=== TASK BRIEF ===
In the material below, find each line holding the string "What" and copy it.
Start of Block
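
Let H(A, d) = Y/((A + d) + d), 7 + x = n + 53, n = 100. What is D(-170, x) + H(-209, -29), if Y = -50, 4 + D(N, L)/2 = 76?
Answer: 38498/267 ≈ 144.19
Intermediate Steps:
x = 146 (x = -7 + (100 + 53) = -7 + 153 = 146)
D(N, L) = 144 (D(N, L) = -8 + 2*76 = -8 + 152 = 144)
H(A, d) = -50/(A + 2*d) (H(A, d) = -50/((A + d) + d) = -50/(A + 2*d))
D(-170, x) + H(-209, -29) = 144 - 50/(-209 + 2*(-29)) = 144 - 50/(-209 - 58) = 144 - 50/(-267) = 144 - 50*(-1/267) = 144 + 50/267 = 38498/267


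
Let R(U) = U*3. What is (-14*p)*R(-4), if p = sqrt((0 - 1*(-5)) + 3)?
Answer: 336*sqrt(2) ≈ 475.18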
End of Block
=== ANSWER ===
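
Let H(A, d) = Y/((A + d) + d), 7 + x = n + 53, n = 100. What is D(-170, x) + H(-209, -29), if Y = -50, 4 + D(N, L)/2 = 76?
Let R(U) = U*3. What is (-14*p)*R(-4), if p = sqrt((0 - 1*(-5)) + 3)?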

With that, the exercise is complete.